• _Brief_
Leave out the lines before the one with "In 3-space, the"; output that line and all remaining lines of the records exactly.

== Provided records ==

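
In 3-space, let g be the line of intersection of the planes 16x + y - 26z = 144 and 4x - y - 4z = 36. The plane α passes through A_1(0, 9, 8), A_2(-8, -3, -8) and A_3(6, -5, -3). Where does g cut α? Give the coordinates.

Direction of g: (16, 1, -26) × (4, -1, -4) = (-30, -40, -20).
A point on g: solving the two plane equations with x = -6 gives (-6, -20, -10).
A_1A_2 = (-8, -12, -16), A_1A_3 = (6, -14, -11); a normal to α is A_1A_2 × A_1A_3 = (-92, -184, 184).
Using A_1: α has equation -92x - 184y + 184z = -184.
Substitute r = (-6, -20, -10) + t(-30, -40, -20) into the plane: 2392 + 6440t = -184, so t = -2/5.
Intersection: (-6, -20, -10) + (-2/5)·(-30, -40, -20) = (6, -4, -2).

(6, -4, -2)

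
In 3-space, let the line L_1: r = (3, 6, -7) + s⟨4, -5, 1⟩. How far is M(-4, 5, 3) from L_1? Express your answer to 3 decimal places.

12.082

Taking (3, 6, -7) on L_1 with direction v = (4, -5, 1): w = M − (3, 6, -7) = (-7, -1, 10), and w × v = (49, 47, 39).
Distance = |w × v| / |v| = √6131 / √42 ≈ 12.082.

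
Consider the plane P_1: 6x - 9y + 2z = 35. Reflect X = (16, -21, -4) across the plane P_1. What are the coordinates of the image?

(-8, 15, -12)

λ = (n·X − d)/|n|² = (277 − 35)/121 = 2.
Reflection = X − 2λn = (16, -21, -4) − 4·(6, -9, 2) = (-8, 15, -12).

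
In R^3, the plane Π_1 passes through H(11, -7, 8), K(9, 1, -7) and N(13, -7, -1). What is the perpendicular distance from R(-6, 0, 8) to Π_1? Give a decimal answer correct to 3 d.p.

HK = (-2, 8, -15), HN = (2, 0, -9); a normal to Π_1 is HK × HN = (-72, -48, -16).
Using H: Π_1 has equation -72x - 48y - 16z = -584.
n·R − d = (-72)·(-6) + (-48)·(0) + (-16)·(8) − (-584) = 888; |n| = √7744.
Distance = |888| / √7744 = 888/√7744 ≈ 10.091.

10.091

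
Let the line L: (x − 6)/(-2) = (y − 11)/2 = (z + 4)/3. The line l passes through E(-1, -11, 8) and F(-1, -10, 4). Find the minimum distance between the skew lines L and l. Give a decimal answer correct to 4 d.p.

16.6573

L has direction (-2, 2, 3) through (6, 11, -4).
A direction vector for l is F − E = (0, 1, -4).
Common perpendicular direction n = (-2, 2, 3) × (0, 1, -4) = (-11, -8, -2).
With w = (-1, -11, 8) − (6, 11, -4) = (-7, -22, 12), w · n = 229.
Distance = |w · n| / |n| = |229| / √189 ≈ 16.6573.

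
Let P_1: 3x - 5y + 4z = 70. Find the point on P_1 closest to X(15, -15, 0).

(12, -10, -4)

Foot = X − λn with λ = (n·X − d)/|n|² = (120 − 70)/50 = 1.
Foot = (15, -15, 0) − 1·(3, -5, 4) = (12, -10, -4).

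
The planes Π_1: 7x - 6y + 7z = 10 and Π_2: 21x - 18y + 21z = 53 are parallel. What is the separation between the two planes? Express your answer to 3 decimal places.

Rescale Π_2 by 1/3: 7x - 6y + 7z = 53/3. Then distance = |10 − (53/3)| / √134 ≈ 0.662.

0.662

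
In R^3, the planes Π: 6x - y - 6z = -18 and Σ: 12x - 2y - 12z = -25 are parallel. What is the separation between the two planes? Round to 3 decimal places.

Rescale Σ by 1/2: 6x - y - 6z = -25/2. Then distance = |-18 − (-25/2)| / √73 ≈ 0.644.

0.644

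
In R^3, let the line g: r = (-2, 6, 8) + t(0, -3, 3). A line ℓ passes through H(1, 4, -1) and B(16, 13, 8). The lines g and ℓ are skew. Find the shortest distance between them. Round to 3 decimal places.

7.872

A direction vector for ℓ is B − H = (15, 9, 9).
Common perpendicular direction n = (0, -3, 3) × (15, 9, 9) = (-54, 45, 45).
With w = (1, 4, -1) − (-2, 6, 8) = (3, -2, -9), w · n = -657.
Distance = |w · n| / |n| = |-657| / √6966 ≈ 7.872.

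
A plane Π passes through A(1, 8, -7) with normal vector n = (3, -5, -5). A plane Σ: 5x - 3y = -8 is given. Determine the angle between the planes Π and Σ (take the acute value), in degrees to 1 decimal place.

Π: n·r = n·A gives 3x - 5y - 5z = -2.
cos θ = |n₁·n₂| / (|n₁||n₂|) = |30| / (√59 · √34).
θ = arccos(0.66982) ≈ 47.9°.

47.9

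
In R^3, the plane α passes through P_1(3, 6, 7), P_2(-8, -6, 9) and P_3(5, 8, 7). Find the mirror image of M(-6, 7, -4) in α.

P_1P_2 = (-11, -12, 2), P_1P_3 = (2, 2, 0); a normal to α is P_1P_2 × P_1P_3 = (-4, 4, 2).
Using P_1: α has equation -4x + 4y + 2z = 26.
λ = (n·M − d)/|n|² = (44 − 26)/36 = 1/2.
Reflection = M − 2λn = (-6, 7, -4) − 1·(-4, 4, 2) = (-2, 3, -6).

(-2, 3, -6)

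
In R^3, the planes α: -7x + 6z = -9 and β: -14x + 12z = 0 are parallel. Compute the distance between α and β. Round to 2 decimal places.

0.98

Rescale β by 1/2: -7x + 6z = 0. Then distance = |-9 − 0| / √85 ≈ 0.98.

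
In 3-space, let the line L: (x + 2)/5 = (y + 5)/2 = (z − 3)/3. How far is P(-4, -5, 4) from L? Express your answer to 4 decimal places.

1.9263

L has direction (5, 2, 3) through (-2, -5, 3).
Taking (-2, -5, 3) on L with direction v = (5, 2, 3): w = P − (-2, -5, 3) = (-2, 0, 1), and w × v = (-2, 11, -4).
Distance = |w × v| / |v| = √141 / √38 ≈ 1.9263.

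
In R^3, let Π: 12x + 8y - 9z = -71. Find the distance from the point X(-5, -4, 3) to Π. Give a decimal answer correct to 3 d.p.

2.824

n·X − d = (12)·(-5) + (8)·(-4) + (-9)·(3) − (-71) = -48; |n| = √289.
Distance = |-48| / √289 = 48/√289 ≈ 2.824.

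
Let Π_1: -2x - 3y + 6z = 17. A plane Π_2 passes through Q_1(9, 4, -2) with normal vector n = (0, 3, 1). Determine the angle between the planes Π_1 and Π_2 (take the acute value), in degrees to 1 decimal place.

82.2

Π_2: n·r = n·Q_1 gives 3y + z = 10.
cos θ = |n₁·n₂| / (|n₁||n₂|) = |-3| / (√49 · √10).
θ = arccos(0.13553) ≈ 82.2°.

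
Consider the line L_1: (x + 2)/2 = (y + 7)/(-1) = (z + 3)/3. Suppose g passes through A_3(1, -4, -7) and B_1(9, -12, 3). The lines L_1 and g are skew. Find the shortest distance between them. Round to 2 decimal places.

5.18

L_1 has direction (2, -1, 3) through (-2, -7, -3).
A direction vector for g is B_1 − A_3 = (8, -8, 10).
Common perpendicular direction n = (2, -1, 3) × (8, -8, 10) = (14, 4, -8).
With w = (1, -4, -7) − (-2, -7, -3) = (3, 3, -4), w · n = 86.
Distance = |w · n| / |n| = |86| / √276 ≈ 5.18.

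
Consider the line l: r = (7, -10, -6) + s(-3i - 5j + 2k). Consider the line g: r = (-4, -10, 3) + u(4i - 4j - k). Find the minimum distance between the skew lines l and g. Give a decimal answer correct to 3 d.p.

Common perpendicular direction n = (-3, -5, 2) × (4, -4, -1) = (13, 5, 32).
With w = (-4, -10, 3) − (7, -10, -6) = (-11, 0, 9), w · n = 145.
Distance = |w · n| / |n| = |145| / √1218 ≈ 4.155.

4.155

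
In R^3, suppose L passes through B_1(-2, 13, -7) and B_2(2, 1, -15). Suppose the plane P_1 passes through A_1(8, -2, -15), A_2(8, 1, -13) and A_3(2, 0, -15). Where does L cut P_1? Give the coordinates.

(-1, 10, -9)

A direction vector for L is B_2 − B_1 = (4, -12, -8).
A_1A_2 = (0, 3, 2), A_1A_3 = (-6, 2, 0); a normal to P_1 is A_1A_2 × A_1A_3 = (-4, -12, 18).
Using A_1: P_1 has equation -4x - 12y + 18z = -278.
Substitute r = (-2, 13, -7) + t(4, -12, -8) into the plane: -274 + (-16)t = -278, so t = 1/4.
Intersection: (-2, 13, -7) + (1/4)·(4, -12, -8) = (-1, 10, -9).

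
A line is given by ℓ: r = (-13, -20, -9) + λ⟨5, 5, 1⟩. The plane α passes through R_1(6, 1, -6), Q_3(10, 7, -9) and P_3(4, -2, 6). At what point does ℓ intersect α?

R_1Q_3 = (4, 6, -3), R_1P_3 = (-2, -3, 12); a normal to α is R_1Q_3 × R_1P_3 = (63, -42, 0).
Using R_1: α has equation 63x - 42y = 336.
Substitute r = (-13, -20, -9) + t(5, 5, 1) into the plane: 21 + 105t = 336, so t = 3.
Intersection: (-13, -20, -9) + 3·(5, 5, 1) = (2, -5, -6).

(2, -5, -6)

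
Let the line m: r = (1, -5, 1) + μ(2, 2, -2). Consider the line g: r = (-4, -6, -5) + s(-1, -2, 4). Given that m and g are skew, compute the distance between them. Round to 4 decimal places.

Common perpendicular direction n = (2, 2, -2) × (-1, -2, 4) = (4, -6, -2).
With w = (-4, -6, -5) − (1, -5, 1) = (-5, -1, -6), w · n = -2.
Distance = |w · n| / |n| = |-2| / √56 ≈ 0.2673.

0.2673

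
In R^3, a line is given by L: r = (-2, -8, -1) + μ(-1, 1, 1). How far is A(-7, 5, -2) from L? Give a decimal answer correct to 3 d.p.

9.933

Taking (-2, -8, -1) on L with direction v = (-1, 1, 1): w = A − (-2, -8, -1) = (-5, 13, -1), and w × v = (14, 6, 8).
Distance = |w × v| / |v| = √296 / √3 ≈ 9.933.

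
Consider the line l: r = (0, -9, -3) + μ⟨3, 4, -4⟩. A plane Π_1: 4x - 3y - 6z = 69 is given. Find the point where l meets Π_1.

Substitute r = (0, -9, -3) + t(3, 4, -4) into the plane: 45 + 24t = 69, so t = 1.
Intersection: (0, -9, -3) + 1·(3, 4, -4) = (3, -5, -7).

(3, -5, -7)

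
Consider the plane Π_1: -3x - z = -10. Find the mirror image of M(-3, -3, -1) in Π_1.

(9, -3, 3)

λ = (n·M − d)/|n|² = (10 − (-10))/10 = 2.
Reflection = M − 2λn = (-3, -3, -1) − 4·(-3, 0, -1) = (9, -3, 3).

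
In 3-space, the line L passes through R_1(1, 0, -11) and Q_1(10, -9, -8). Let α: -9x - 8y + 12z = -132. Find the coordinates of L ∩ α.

(4, -3, -10)

A direction vector for L is Q_1 − R_1 = (9, -9, 3).
Substitute r = (1, 0, -11) + t(9, -9, 3) into the plane: -141 + 27t = -132, so t = 1/3.
Intersection: (1, 0, -11) + (1/3)·(9, -9, 3) = (4, -3, -10).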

===

• _Result of this task_
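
In 3-space, the line L passes through R_1(1, 0, -11) and Q_1(10, -9, -8). Let α: -9x - 8y + 12z = -132. Find the coordinates of L ∩ α.

(4, -3, -10)

A direction vector for L is Q_1 − R_1 = (9, -9, 3).
Substitute r = (1, 0, -11) + t(9, -9, 3) into the plane: -141 + 27t = -132, so t = 1/3.
Intersection: (1, 0, -11) + (1/3)·(9, -9, 3) = (4, -3, -10).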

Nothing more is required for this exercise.